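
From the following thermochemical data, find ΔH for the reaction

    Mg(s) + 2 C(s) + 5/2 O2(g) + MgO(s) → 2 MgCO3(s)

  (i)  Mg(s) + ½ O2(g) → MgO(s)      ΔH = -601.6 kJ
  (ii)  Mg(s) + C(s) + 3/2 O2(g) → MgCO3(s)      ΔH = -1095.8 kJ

(i) reversed: +601.6 kJ
(ii) × 2: (2)·(-1095.8) = -2191.6 kJ
ΔH = (-1)·(-601.6) + (2)·(-1095.8) = -1590.0 kJ

ΔH = -1590.0 kJ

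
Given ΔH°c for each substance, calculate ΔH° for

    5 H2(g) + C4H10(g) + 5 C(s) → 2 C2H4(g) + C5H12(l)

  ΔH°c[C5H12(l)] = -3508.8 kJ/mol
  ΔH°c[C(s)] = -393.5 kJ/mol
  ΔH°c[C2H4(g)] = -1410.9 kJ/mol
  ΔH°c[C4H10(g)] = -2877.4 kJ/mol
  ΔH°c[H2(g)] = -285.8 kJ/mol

ΔH° = 56.7 kJ/mol

With combustion enthalpies, reactants minus products:
= [5·(-285.8) + 1·(-2877.4) + 5·(-393.5)] − [2·(-1410.9) + 1·(-3508.8)]
= 56.7 kJ/mol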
+++++
* [EXERCISE BRIEF]
Output nothing but the lines from the one that contains "ΔH = -1095.8 kJ" through the final line of the entries above, exactly as they appear.

* [COMPLETED TASK]
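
  (ii)  Mg(s) + C(s) + 3/2 O2(g) → MgCO3(s)      ΔH = -1095.8 kJ

(i) reversed: +601.6 kJ
(ii) × 2: (2)·(-1095.8) = -2191.6 kJ
ΔH = (-1)·(-601.6) + (2)·(-1095.8) = -1590.0 kJ

ΔH = -1590.0 kJ

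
Given ΔH°c for each substance, calculate ΔH° for

    5 H2(g) + C4H10(g) + 5 C(s) → 2 C2H4(g) + C5H12(l)

  ΔH°c[C5H12(l)] = -3508.8 kJ/mol
  ΔH°c[C(s)] = -393.5 kJ/mol
  ΔH°c[C2H4(g)] = -1410.9 kJ/mol
  ΔH°c[C4H10(g)] = -2877.4 kJ/mol
  ΔH°c[H2(g)] = -285.8 kJ/mol

ΔH° = 56.7 kJ/mol

With combustion enthalpies, reactants minus products:
= [5·(-285.8) + 1·(-2877.4) + 5·(-393.5)] − [2·(-1410.9) + 1·(-3508.8)]
= 56.7 kJ/mol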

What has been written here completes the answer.